__Assignment__
Each line that contains "boundary" needs to be copied from the listing.

__Input for this task__
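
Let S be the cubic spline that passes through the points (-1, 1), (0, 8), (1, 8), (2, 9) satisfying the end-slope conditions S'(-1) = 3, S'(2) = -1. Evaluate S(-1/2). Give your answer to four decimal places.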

* * *

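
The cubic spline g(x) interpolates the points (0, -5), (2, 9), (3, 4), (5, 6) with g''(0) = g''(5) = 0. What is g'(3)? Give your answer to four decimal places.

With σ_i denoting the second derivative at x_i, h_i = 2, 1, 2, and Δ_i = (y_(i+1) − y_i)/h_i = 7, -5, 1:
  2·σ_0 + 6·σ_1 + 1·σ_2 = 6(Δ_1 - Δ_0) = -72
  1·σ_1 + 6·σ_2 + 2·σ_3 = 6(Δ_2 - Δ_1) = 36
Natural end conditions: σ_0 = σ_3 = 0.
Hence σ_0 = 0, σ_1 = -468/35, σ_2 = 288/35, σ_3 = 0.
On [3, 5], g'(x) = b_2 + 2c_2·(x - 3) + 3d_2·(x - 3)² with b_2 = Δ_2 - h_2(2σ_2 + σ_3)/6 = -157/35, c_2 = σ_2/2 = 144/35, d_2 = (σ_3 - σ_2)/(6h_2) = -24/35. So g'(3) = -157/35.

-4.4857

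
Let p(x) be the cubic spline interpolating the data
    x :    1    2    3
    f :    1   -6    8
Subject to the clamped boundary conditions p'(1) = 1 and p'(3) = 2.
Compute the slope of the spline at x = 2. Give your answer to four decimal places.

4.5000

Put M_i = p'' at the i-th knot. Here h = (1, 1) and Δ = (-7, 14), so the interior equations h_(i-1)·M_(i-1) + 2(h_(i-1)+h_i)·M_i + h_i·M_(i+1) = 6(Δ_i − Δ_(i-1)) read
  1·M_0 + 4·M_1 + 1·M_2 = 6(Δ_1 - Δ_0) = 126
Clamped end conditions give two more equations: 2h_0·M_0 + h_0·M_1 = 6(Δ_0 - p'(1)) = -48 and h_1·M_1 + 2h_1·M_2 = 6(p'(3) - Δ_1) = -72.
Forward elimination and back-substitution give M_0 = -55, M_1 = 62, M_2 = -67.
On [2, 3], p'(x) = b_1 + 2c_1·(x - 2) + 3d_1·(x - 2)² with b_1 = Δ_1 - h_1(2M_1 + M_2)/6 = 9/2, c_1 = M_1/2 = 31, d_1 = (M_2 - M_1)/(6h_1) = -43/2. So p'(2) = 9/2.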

==

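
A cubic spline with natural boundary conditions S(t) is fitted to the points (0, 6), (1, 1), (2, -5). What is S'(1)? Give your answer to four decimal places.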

__Solution to this exercise__
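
Subject to the clamped boundary conditions p'(1) = 1 and p'(3) = 2.
A cubic spline with natural boundary conditions S(t) is fitted to the points (0, 6), (1, 1), (2, -5). What is S'(1)? Give your answer to four decimal places.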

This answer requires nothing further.